TASK GOAL:
Retype each line below precisely.
── INPUT DATA ──
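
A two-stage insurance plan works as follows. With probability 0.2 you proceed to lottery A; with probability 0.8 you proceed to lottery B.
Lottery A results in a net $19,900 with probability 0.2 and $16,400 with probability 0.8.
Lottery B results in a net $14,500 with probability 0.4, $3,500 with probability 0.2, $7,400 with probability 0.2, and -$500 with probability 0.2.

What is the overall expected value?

$9,724

EV(A) = 0.2 × 19900 + 0.8 × 16400 = 3980 + 13120 = 17100
EV(B) = 0.4 × 14500 + 0.2 × 3500 + 0.2 × 7400 + 0.2 × (-500) = 5800 + 700 + 1480 − 100 = 7880
Overall = 0.2 × 17100 + 0.8 × 7880 = 3420 + 6304 = 9724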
───
ANSWER BELOW:
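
A two-stage insurance plan works as follows. With probability 0.2 you proceed to lottery A; with probability 0.8 you proceed to lottery B.
Lottery A results in a net $19,900 with probability 0.2 and $16,400 with probability 0.8.
Lottery B results in a net $14,500 with probability 0.4, $3,500 with probability 0.2, $7,400 with probability 0.2, and -$500 with probability 0.2.

What is the overall expected value?

$9,724

EV(A) = 0.2 × 19900 + 0.8 × 16400 = 3980 + 13120 = 17100
EV(B) = 0.4 × 14500 + 0.2 × 3500 + 0.2 × 7400 + 0.2 × (-500) = 5800 + 700 + 1480 − 100 = 7880
Overall = 0.2 × 17100 + 0.8 × 7880 = 3420 + 6304 = 9724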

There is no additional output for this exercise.